ACTION ITEM: Using the records that follow, work out the number of lines with the word "What" in them; reply with that number only.
-- DATA TO PROCESS follows --
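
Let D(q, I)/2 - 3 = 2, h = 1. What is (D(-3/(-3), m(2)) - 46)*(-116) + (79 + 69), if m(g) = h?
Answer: 4324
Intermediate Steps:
m(g) = 1
D(q, I) = 10 (D(q, I) = 6 + 2*2 = 6 + 4 = 10)
(D(-3/(-3), m(2)) - 46)*(-116) + (79 + 69) = (10 - 46)*(-116) + (79 + 69) = -36*(-116) + 148 = 4176 + 148 = 4324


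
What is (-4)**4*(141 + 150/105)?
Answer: 255232/7 ≈ 36462.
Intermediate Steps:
(-4)**4*(141 + 150/105) = 256*(141 + 150*(1/105)) = 256*(141 + 10/7) = 256*(997/7) = 255232/7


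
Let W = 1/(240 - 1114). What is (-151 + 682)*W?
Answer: -531/874 ≈ -0.60755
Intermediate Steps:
W = -1/874 (W = 1/(-874) = -1/874 ≈ -0.0011442)
(-151 + 682)*W = (-151 + 682)*(-1/874) = 531*(-1/874) = -531/874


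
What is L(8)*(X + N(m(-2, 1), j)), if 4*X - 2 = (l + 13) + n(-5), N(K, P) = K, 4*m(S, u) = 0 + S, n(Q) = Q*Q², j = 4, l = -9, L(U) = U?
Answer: -242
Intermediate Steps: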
-- DATA TO PROCESS concluded --
SOLUTION TO THE EXERCISE: 4